What the task asks
Please copy, with no word changed, only the run of lines that opens with the line containing "A software firm sells" and closes with the last line below.

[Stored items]
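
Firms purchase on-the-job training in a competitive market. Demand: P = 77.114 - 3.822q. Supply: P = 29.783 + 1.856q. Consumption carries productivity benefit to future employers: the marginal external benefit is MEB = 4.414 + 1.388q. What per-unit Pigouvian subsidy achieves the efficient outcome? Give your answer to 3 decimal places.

Social marginal benefit = demand + MEB = 81.528 - 2.434q.
Set SMB = MC: 81.528 - 2.434q = 29.783 + 1.856q → q* = 12.0618.
The Pigouvian subsidy equals MEB at q*: 4.414 + 1.388×12.0618 = 21.1558.

subsidy = 21.156 per unit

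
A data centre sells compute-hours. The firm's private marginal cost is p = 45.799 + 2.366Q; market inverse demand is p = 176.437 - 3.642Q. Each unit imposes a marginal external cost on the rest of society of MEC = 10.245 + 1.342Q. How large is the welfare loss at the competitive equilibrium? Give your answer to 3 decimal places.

Market equilibrium (private): 45.799 + 2.366Q = 176.437 - 3.642Q → Q_m = 21.7440.
Social marginal cost = private MC + MEC = 56.044 + 3.708Q.
Set SMC = demand: 56.044 + 3.708Q = 176.437 - 3.642Q → Q* = 16.3800.
Between Q* and Q_m the wedge SMC − demand runs linearly from 0 to MEC(Q_m), so the loss is a triangle.
DWL = ½ × 5.3640 × 39.4255 = 105.7392.

DWL = 105.739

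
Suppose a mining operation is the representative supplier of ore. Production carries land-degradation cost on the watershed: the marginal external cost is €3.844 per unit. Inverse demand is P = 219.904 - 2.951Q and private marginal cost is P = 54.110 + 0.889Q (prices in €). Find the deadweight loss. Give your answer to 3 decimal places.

Market equilibrium (private): 54.110 + 0.889Q = 219.904 - 2.951Q → Q_m = 43.1755.
Social marginal cost = private MC + MEC = 57.954 + 0.889Q.
Set SMC = demand: 57.954 + 0.889Q = 219.904 - 2.951Q → Q* = 42.1745.
Height of the DWL triangle at Q_m is SMC(Q_m) − demand(Q_m) = MEC(Q_m) = 3.8440.
DWL = ½ × 1.0010 × 3.8440 = 1.9239.

DWL = €1.924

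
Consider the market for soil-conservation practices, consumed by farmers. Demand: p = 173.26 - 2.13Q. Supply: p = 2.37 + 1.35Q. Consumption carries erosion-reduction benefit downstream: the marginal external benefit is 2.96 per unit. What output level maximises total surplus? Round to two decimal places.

Q* = 49.96

Social marginal benefit = demand + MEB = 176.22 - 2.13Q.
Set SMB = MC: 176.22 - 2.13Q = 2.37 + 1.35Q → Q* = 49.9569.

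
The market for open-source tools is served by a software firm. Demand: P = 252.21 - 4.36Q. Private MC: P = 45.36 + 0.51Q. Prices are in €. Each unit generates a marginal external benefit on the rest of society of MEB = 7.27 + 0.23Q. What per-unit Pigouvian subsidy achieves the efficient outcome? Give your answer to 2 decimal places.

Social marginal cost = private MC − MEB = 38.09 + 0.28Q.
Set SMC = demand: 38.09 + 0.28Q = 252.21 - 4.36Q → Q* = 46.1466.
The Pigouvian subsidy equals MEB at Q*: 7.27 + 0.23×46.1466 = 17.8837.

subsidy = €17.88 per unit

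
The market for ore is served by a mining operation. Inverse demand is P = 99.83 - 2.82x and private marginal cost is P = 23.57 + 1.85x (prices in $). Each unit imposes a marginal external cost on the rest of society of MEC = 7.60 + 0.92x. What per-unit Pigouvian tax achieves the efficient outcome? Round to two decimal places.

tax = $18.90 per unit

Social marginal cost = private MC + MEC = 31.17 + 2.77x.
Set SMC = demand: 31.17 + 2.77x = 99.83 - 2.82x → x* = 12.2826.
The Pigouvian tax equals MEC at x*: 7.60 + 0.92×12.2826 = 18.9000.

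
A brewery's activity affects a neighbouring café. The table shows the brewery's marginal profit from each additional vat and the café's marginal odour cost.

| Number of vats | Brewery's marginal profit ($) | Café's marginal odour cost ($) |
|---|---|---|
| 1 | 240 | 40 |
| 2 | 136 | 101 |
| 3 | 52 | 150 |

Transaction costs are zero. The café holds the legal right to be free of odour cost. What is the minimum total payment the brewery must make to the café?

Efficient level: marginal profit ≥ marginal odour cost through level 2, so k* = 2.
With the café holding the right, the brewery must at least compensate total damage at k*: 40 + 101 = 141.

$141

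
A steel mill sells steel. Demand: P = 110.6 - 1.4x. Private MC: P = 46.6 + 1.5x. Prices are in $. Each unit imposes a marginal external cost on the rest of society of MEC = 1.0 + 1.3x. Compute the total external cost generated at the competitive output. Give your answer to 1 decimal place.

$338.6

Market equilibrium (private): 46.6 + 1.5x = 110.6 - 1.4x → x_m = 22.0690.
Total external cost = ∫₀^{x_m} (1.0 + 1.3x) dx = 1.0×22.0690 + ½×1.3×22.0690² = 338.6455.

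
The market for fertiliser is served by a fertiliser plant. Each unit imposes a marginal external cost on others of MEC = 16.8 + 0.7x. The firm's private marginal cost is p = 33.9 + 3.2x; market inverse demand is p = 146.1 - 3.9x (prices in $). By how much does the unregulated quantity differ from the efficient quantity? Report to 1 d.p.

3.6 units

Market equilibrium (private): 33.9 + 3.2x = 146.1 - 3.9x → x_m = 15.8028.
Social marginal cost = private MC + MEC = 50.7 + 3.9x.
Set SMC = demand: 50.7 + 3.9x = 146.1 - 3.9x → x* = 12.2308.
Gap = |15.8028 − 12.2308| = 3.5720.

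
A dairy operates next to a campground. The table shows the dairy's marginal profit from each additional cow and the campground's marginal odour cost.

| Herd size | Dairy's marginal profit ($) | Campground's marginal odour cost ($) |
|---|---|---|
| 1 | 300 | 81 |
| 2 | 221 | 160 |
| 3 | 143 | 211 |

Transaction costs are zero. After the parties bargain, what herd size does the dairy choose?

2

Bargaining reaches the level where marginal profit last exceeds marginal odour cost.
That holds through level 2 (221 ≥ 160) but not at 3 (143 < 211).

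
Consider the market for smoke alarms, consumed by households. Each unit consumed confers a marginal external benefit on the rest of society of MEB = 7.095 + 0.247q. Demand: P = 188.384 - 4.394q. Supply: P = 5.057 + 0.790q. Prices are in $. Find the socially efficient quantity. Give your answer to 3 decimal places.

Social marginal benefit = demand + MEB = 195.479 - 4.147q.
Set SMB = MC: 195.479 - 4.147q = 5.057 + 0.790q → q* = 38.5704.

q* = 38.570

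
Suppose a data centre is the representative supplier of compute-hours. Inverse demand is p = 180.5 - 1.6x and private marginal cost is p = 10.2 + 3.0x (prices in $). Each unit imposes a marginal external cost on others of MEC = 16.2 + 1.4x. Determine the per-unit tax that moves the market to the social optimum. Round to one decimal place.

tax = $52.2 per unit

Social marginal cost = private MC + MEC = 26.4 + 4.4x.
Set SMC = demand: 26.4 + 4.4x = 180.5 - 1.6x → x* = 25.6833.
The Pigouvian tax equals MEC at x*: 16.2 + 1.4×25.6833 = 52.1566.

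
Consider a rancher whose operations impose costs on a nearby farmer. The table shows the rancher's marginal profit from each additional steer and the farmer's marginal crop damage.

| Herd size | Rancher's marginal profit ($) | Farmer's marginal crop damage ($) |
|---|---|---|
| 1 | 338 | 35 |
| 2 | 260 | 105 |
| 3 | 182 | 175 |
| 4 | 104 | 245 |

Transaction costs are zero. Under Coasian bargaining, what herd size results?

Bargaining reaches the level where marginal profit last exceeds marginal crop damage.
That holds through level 3 (182 ≥ 175) but not at 4 (104 < 245).

3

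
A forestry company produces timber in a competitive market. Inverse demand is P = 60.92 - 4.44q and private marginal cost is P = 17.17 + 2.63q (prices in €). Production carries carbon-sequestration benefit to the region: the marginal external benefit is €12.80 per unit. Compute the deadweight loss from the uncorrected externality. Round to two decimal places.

DWL = €11.59

Market equilibrium (private): 17.17 + 2.63q = 60.92 - 4.44q → q_m = 6.1881.
Social marginal cost = private MC − MEB = 4.37 + 2.63q.
Set SMC = demand: 4.37 + 2.63q = 60.92 - 4.44q → q* = 7.9986.
Height of the DWL triangle at q_m is demand(q_m) − SMC(q_m) = MEB(q_m) = 12.8000.
DWL = ½ × 1.8105 × 12.8000 = 11.5872.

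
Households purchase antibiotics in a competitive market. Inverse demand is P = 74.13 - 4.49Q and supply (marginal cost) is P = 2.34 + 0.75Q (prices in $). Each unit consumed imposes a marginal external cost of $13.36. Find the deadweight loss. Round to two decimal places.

DWL = $17.03

Market equilibrium (private): 2.34 + 0.75Q = 74.13 - 4.49Q → Q_m = 13.7004.
Social marginal benefit = demand − MEC = 60.77 - 4.49Q.
Set SMB = MC: 60.77 - 4.49Q = 2.34 + 0.75Q → Q* = 11.1508.
Between Q* and Q_m the wedge MC − SMB runs linearly from 0 to MEC(Q_m), so the loss is a triangle.
DWL = ½ × 2.5496 × 13.3600 = 17.0313.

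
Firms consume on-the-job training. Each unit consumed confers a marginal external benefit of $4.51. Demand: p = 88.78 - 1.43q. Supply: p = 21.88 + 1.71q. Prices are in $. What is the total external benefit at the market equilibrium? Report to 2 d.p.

Market equilibrium (private): 21.88 + 1.71q = 88.78 - 1.43q → q_m = 21.3057.
Total external benefit = MEB × q_m = 4.51 × 21.3057 = 96.0887.

$96.09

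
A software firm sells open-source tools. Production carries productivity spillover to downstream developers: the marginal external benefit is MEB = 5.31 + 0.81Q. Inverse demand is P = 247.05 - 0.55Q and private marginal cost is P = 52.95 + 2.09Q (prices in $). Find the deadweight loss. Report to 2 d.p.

Market equilibrium (private): 52.95 + 2.09Q = 247.05 - 0.55Q → Q_m = 73.5227.
Social marginal cost = private MC − MEB = 47.64 + 1.28Q.
Set SMC = demand: 47.64 + 1.28Q = 247.05 - 0.55Q → Q* = 108.9672.
Between Q* and Q_m the wedge demand − SMC runs linearly from 0 to MEB(Q_m), so the loss is a triangle.
DWL = ½ × 35.4445 × 64.8634 = 1149.5254.

DWL = $1149.53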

Solution
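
A software firm sells open-source tools. Production carries productivity spillover to downstream developers: the marginal external benefit is MEB = 5.31 + 0.81Q. Inverse demand is P = 247.05 - 0.55Q and private marginal cost is P = 52.95 + 2.09Q (prices in $). Find the deadweight loss. Report to 2 d.p.

Market equilibrium (private): 52.95 + 2.09Q = 247.05 - 0.55Q → Q_m = 73.5227.
Social marginal cost = private MC − MEB = 47.64 + 1.28Q.
Set SMC = demand: 47.64 + 1.28Q = 247.05 - 0.55Q → Q* = 108.9672.
Between Q* and Q_m the wedge demand − SMC runs linearly from 0 to MEB(Q_m), so the loss is a triangle.
DWL = ½ × 35.4445 × 64.8634 = 1149.5254.

DWL = $1149.53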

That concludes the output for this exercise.